Activity — Give the count of lines in the data that include the string "sample", with no added remarks.

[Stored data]
=== Begin Enclosure ===

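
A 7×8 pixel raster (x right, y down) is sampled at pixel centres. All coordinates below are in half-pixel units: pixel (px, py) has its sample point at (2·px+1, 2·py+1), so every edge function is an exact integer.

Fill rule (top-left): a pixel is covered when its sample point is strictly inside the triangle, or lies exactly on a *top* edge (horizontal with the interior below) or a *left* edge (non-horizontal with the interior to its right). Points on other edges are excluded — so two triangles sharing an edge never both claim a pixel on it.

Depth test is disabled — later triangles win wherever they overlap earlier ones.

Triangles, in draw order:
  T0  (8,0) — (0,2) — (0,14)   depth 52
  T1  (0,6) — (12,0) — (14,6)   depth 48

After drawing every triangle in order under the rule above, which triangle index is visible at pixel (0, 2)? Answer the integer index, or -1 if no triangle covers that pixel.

T0:
  2·area = 96  (B↔C swapped to make it positive)
  edge (8, 0)→(0, 14): d=(-8,14) right/bottom  bias=-1
  edge (0, 14)→(0, 2): d=(0,-12) top-left  bias=+0
  edge (0, 2)→(8, 0): d=(8,-2) top-left  bias=+0
    (2,0)@(5, 1): e=[34,60,2] → #
    (3,0)@(7, 1): e=[6,84,6] → #
    (4,0)@(9, 1): e=[-22,108,10] → ·
    (0,1)@(1, 3): e=[74,12,10] → #
    (1,1)@(3, 3): e=[46,36,14] → #
    (3,1)@(7, 3): e=[-10,84,22] → ·
    (0,2)@(1, 5): e=[58,12,26] → #
    (3,2)@(7, 5): e=[-26,84,38] → ·
    (0,3)@(1, 7): e=[42,12,42] → #
    (2,3)@(5, 7): e=[-14,60,50] → ·
    (0,4)@(1, 9): e=[26,12,58] → #
    (1,4)@(3, 9): e=[-2,36,62] → ·
  covered (12 px):
    · · # # · · ·
    # # # · · · ·
    # # # · · · ·
    # # · · · · ·
    # · · · · · ·
    # · · · · · ·
    · · · · · · ·
    · · · · · · ·
T1:
  2·area = 84
  edge (0, 6)→(12, 0): d=(12,-6) top-left  bias=+0
  edge (12, 0)→(14, 6): d=(2,6) right/bottom  bias=-1
  edge (14, 6)→(0, 6): d=(-14,0) right/bottom  bias=-1
    (5,0)@(11, 1): e=[6,8,70] → #
    (6,0)@(13, 1): e=[18,-4,70] → ·
    (3,1)@(7, 3): e=[6,36,42] → #
    (4,1)@(9, 3): e=[18,24,42] → #
    (6,1)@(13, 3): e=[42,0,42] → ·  [on edge]
    (1,2)@(3, 5): e=[6,64,14] → #
    (2,2)@(5, 5): e=[18,52,14] → #
    (6,2)@(13, 5): e=[66,4,14] → #
    (1,3)@(3, 7): e=[30,68,-14] → ·
    (2,3)@(5, 7): e=[42,56,-14] → ·
    (3,3)@(7, 7): e=[54,44,-14] → ·
    (4,3)@(9, 7): e=[66,32,-14] → ·
  covered (10 px):
    · · · · · # ·
    · · · # # # ·
    · # # # # # #
    · · · · · · ·
    · · · · · · ·
    · · · · · · ·
    · · · · · · ·
    · · · · · · ·

Z-buffer (winner per pixel, '.' = empty):
  . . 0 0 . 1 .
  0 0 0 1 1 1 .
  0 1 1 1 1 1 1
  0 0 . . . . .
  0 . . . . . .
  0 . . . . . .
  . . . . . . .
  . . . . . . .

Result: 0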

=== End Enclosure ===

Written reply — 2